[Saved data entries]
────────────────────
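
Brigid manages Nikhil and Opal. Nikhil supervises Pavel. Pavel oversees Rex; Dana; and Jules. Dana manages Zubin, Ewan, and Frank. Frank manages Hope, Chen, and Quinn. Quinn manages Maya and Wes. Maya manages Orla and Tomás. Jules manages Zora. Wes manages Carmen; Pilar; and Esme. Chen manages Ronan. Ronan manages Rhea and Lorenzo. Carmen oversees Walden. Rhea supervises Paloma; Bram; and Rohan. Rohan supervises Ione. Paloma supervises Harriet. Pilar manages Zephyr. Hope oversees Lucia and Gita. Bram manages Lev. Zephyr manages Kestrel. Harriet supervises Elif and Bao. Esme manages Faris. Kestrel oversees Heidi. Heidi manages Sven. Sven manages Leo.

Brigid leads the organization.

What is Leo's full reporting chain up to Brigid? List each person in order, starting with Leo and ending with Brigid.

Leo -> Sven -> Heidi -> Kestrel -> Zephyr -> Pilar -> Wes -> Quinn -> Frank -> Dana -> Pavel -> Nikhil -> Brigid

Leo reports to Sven. Sven reports to Heidi. Heidi reports to Kestrel. Kestrel reports to Zephyr. Zephyr reports to Pilar. Pilar reports to Wes. Wes reports to Quinn. Quinn reports to Frank. Frank reports to Dana. Dana reports to Pavel. Pavel reports to Nikhil. Nikhil reports to Brigid. Brigid is at the top.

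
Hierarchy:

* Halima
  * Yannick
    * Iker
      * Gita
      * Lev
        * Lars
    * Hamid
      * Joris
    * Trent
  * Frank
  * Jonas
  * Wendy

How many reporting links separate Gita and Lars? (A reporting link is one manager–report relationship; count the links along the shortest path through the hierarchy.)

Gita is 1 level below Iker, and Lars is 2 levels below Iker (their lowest common manager). The shortest path runs up from Gita to Iker and back down to Lars: 1 + 2 = 3 links.

3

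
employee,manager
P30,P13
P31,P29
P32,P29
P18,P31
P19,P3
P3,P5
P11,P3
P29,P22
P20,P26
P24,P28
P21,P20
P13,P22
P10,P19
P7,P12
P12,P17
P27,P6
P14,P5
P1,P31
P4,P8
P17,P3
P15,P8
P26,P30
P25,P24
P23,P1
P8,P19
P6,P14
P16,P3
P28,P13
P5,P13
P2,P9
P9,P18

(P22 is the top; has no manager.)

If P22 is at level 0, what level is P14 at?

Chain from P14 up to P22: P14 → P5 → P13 → P22. That is 3 steps up, so P14 is 3 levels below P22.

3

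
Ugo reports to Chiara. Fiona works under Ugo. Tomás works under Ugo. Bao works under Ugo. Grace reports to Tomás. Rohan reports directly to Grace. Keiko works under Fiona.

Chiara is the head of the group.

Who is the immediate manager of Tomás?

Ugo

Tomás reports directly to Ugo.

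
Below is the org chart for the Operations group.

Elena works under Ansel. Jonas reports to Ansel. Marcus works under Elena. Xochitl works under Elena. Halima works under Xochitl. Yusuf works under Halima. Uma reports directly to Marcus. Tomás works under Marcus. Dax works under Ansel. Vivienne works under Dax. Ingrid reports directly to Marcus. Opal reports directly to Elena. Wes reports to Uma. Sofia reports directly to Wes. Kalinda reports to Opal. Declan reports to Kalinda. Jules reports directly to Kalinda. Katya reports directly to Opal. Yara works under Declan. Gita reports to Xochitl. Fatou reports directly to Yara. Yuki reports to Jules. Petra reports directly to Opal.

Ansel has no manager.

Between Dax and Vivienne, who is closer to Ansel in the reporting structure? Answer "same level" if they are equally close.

Dax is 1 level below Ansel; Vivienne is 2. Dax is higher.

Dax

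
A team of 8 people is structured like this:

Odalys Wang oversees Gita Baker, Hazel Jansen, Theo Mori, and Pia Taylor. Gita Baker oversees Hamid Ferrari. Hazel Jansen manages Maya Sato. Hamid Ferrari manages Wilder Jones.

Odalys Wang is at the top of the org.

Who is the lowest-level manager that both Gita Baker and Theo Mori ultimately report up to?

Gita Baker's chain of managers is Odalys Wang. Theo Mori's chain of managers is Odalys Wang. The first manager that appears in both chains is Odalys Wang.

Odalys Wang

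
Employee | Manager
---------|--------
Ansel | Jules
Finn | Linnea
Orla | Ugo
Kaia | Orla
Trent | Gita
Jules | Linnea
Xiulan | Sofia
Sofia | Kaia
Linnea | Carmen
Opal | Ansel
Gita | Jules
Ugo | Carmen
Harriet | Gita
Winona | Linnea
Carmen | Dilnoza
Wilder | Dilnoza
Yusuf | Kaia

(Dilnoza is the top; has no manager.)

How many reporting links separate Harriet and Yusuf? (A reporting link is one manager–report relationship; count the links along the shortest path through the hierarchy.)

8

Harriet is 4 levels below Carmen, and Yusuf is 4 levels below Carmen (their lowest common manager). The shortest path runs up from Harriet to Carmen and back down to Yusuf: 4 + 4 = 8 links.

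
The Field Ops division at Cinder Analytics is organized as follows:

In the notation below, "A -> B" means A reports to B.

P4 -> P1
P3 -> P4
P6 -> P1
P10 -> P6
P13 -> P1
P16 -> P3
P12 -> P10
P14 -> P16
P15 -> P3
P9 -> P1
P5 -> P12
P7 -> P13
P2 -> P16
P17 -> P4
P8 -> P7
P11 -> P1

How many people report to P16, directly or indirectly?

2

P16 directly manages P14, P2. P14 has no reports. P2 has no reports. So P16's organization is 2 direct reports plus everyone under them: 1 + 1 = 2.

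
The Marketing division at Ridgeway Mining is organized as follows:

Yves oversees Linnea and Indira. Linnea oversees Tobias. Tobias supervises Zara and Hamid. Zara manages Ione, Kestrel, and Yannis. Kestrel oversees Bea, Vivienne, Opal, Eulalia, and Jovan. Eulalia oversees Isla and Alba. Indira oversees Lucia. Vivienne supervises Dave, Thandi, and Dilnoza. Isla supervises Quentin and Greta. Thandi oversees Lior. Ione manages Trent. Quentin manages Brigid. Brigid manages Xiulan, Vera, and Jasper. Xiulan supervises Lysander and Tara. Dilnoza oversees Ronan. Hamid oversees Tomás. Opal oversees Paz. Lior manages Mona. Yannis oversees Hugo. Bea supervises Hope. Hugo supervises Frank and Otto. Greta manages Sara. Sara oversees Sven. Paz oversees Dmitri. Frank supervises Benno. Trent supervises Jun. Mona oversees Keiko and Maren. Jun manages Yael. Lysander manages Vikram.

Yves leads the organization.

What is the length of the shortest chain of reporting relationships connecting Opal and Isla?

3

Opal is 1 level below Kestrel, and Isla is 2 levels below Kestrel (their lowest common manager). The shortest path runs up from Opal to Kestrel and back down to Isla: 1 + 2 = 3 links.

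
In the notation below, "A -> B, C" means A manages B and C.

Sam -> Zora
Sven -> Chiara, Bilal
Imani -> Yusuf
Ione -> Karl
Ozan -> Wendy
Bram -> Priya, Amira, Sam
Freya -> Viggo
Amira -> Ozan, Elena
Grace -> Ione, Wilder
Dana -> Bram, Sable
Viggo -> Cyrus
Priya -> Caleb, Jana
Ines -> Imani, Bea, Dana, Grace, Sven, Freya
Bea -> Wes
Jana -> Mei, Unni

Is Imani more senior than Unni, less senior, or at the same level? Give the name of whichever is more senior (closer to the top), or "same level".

Imani is 1 level below Ines; Unni is 5. Imani is higher.

Imani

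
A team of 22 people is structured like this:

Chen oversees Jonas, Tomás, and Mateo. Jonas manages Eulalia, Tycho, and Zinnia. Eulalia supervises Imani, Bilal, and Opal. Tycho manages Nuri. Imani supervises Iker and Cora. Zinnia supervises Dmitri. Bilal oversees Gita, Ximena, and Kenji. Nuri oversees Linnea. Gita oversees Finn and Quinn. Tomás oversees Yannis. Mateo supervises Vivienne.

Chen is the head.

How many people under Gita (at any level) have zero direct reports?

2

The people in Gita's organization with no one reporting to them are Quinn, Finn. That is 2.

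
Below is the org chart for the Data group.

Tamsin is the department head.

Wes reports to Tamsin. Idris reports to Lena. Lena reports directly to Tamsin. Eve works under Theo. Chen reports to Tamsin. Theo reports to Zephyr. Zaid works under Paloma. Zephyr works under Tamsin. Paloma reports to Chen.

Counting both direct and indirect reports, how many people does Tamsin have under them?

9

Tamsin directly manages Zephyr, Lena, Chen, Wes. Under Zephyr: Theo, Eve (2). Under Lena: Idris (1). Under Chen: Paloma, Zaid (2). Wes has no reports. So Tamsin's organization is 4 direct reports plus everyone under them: 3 + 2 + 3 + 1 = 9.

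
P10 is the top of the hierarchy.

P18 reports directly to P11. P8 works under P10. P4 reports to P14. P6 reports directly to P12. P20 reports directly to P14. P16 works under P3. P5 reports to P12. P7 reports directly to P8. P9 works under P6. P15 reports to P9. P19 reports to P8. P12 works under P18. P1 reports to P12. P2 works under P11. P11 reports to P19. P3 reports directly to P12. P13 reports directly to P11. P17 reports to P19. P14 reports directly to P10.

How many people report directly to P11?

3

P11 directly manages P18, P13, P2. That is 3 direct reports.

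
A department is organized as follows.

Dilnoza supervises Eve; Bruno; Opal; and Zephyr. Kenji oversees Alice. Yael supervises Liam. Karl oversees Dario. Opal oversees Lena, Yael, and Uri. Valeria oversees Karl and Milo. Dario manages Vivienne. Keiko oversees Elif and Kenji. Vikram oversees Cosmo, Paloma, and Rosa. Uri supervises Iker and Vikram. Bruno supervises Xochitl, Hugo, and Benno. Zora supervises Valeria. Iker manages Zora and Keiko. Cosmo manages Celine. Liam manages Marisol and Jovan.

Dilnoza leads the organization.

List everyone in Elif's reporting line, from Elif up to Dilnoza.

Elif reports to Keiko. Keiko reports to Iker. Iker reports to Uri. Uri reports to Opal. Opal reports to Dilnoza. Dilnoza is at the top.

Elif -> Keiko -> Iker -> Uri -> Opal -> Dilnoza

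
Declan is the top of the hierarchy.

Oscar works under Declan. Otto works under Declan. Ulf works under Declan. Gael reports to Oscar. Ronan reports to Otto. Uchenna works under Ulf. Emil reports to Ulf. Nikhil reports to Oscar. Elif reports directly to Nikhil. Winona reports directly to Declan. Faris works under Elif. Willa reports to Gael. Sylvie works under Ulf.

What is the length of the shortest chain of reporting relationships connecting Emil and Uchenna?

Emil is 1 level below Ulf, and Uchenna is 1 level below Ulf (their lowest common manager). The shortest path runs up from Emil to Ulf and back down to Uchenna: 1 + 1 = 2 links.

2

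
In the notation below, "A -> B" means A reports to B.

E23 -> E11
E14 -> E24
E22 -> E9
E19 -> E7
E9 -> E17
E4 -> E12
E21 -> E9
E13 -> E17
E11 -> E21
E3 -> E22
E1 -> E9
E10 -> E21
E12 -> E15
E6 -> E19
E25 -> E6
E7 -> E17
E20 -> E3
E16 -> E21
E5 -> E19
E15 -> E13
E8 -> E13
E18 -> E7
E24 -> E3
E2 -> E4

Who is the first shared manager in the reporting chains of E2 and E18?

E2's chain of managers is E4, E12, E15, E13, E17. E18's chain of managers is E7, E17. The first manager that appears in both chains is E17.

E17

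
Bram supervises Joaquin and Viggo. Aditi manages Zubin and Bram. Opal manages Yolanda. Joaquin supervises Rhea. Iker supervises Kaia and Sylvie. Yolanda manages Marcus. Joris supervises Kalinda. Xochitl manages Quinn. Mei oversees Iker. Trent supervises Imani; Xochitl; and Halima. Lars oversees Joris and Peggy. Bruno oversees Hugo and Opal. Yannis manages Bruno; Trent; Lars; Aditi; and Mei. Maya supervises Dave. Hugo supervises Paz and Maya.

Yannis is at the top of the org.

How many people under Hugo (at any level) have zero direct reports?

The people in Hugo's organization with no one reporting to them are Paz, Dave. That is 2.

2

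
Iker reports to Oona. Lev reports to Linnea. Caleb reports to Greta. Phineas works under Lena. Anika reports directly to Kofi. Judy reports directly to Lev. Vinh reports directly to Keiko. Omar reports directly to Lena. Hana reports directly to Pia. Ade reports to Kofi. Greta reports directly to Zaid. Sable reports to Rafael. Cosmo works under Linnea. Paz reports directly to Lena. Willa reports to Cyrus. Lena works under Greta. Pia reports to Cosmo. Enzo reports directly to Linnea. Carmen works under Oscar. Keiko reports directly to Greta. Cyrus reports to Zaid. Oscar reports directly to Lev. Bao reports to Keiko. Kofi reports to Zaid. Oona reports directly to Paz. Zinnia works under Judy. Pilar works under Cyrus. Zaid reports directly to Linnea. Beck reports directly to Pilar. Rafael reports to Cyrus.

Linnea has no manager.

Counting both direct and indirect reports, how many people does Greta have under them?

Greta directly manages Lena, Keiko, Caleb. Under Lena: Omar, Phineas, Paz, Oona, Iker (5). Under Keiko: Bao, Vinh (2). Caleb has no reports. So Greta's organization is 3 direct reports plus everyone under them: 6 + 3 + 1 = 10.

10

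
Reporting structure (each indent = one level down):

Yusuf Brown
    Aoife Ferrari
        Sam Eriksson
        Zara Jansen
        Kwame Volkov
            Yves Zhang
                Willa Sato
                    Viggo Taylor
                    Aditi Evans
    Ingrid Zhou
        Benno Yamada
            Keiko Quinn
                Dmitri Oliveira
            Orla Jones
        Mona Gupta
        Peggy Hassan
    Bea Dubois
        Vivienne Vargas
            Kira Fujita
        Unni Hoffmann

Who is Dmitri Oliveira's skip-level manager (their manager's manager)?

Dmitri Oliveira reports to Keiko Quinn, and Keiko Quinn reports to Benno Yamada. So Dmitri Oliveira's skip-level manager is Benno Yamada.

Benno Yamada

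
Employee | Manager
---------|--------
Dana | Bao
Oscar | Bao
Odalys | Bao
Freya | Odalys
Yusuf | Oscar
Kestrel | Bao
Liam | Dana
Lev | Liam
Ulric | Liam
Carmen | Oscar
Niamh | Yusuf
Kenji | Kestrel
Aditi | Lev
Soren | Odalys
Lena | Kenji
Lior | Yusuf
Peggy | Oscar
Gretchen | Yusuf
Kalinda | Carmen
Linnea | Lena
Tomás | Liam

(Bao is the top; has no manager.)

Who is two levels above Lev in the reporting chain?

Lev reports to Liam, and Liam reports to Dana. So Lev's skip-level manager is Dana.

Dana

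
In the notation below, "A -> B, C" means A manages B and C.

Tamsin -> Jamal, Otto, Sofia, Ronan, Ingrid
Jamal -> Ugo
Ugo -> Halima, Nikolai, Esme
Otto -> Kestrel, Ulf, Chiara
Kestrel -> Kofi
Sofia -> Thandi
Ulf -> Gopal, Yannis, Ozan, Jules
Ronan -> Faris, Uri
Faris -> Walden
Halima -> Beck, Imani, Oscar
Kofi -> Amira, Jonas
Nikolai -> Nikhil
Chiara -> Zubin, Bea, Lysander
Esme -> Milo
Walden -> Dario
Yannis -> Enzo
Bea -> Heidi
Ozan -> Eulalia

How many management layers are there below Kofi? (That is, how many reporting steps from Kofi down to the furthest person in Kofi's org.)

The longest chain under Kofi runs Kofi → Jonas, which is 1 level below Kofi.

1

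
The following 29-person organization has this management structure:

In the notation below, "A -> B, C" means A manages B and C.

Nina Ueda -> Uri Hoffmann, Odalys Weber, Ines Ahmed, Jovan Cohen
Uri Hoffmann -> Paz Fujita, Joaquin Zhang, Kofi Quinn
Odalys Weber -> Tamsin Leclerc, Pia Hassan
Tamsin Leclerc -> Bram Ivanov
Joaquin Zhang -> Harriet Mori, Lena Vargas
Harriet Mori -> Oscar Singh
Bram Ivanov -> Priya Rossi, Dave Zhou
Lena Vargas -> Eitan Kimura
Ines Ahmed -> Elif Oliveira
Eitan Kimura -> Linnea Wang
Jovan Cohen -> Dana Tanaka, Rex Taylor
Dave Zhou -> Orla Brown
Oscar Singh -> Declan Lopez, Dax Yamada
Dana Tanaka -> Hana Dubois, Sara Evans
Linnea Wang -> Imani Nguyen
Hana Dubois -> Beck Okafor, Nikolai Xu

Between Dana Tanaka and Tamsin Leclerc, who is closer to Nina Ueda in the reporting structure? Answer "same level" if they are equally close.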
────────────────────
**REQUIREMENT**
Using the records above, give the count of lines with the word "Bilal", and write nothing more.

**RESPONSE FOR THIS EXERCISE**
2